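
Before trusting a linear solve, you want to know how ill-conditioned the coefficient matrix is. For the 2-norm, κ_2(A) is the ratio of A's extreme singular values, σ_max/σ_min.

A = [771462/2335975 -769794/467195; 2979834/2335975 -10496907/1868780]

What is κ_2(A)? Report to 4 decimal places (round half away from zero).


AᵀA = [15159302856/8730846721 -134618030595/17461693442; -134618030595/17461693442 4786655256225/139693547536]; tr = 2991793041/83101456, det = 1265625/20775364
char-poly roots: 36 and 140625/83101456
κ_2(A) = √(λ_max/λ_min) = √(36 / (140625/83101456)) = 145.8560

145.8560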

____________________

* TASK TO CARRY OUT *
An exact copy of all the records above is the required answer.

* RESPONSE TO THIS TASK *
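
Before trusting a linear solve, you want to know how ill-conditioned the coefficient matrix is. For the 2-norm, κ_2(A) is the ratio of A's extreme singular values, σ_max/σ_min.

A = [771462/2335975 -769794/467195; 2979834/2335975 -10496907/1868780]

What is κ_2(A)? Report to 4 decimal places (round half away from zero).


AᵀA = [15159302856/8730846721 -134618030595/17461693442; -134618030595/17461693442 4786655256225/139693547536]; tr = 2991793041/83101456, det = 1265625/20775364
char-poly roots: 36 and 140625/83101456
κ_2(A) = √(λ_max/λ_min) = √(36 / (140625/83101456)) = 145.8560

145.8560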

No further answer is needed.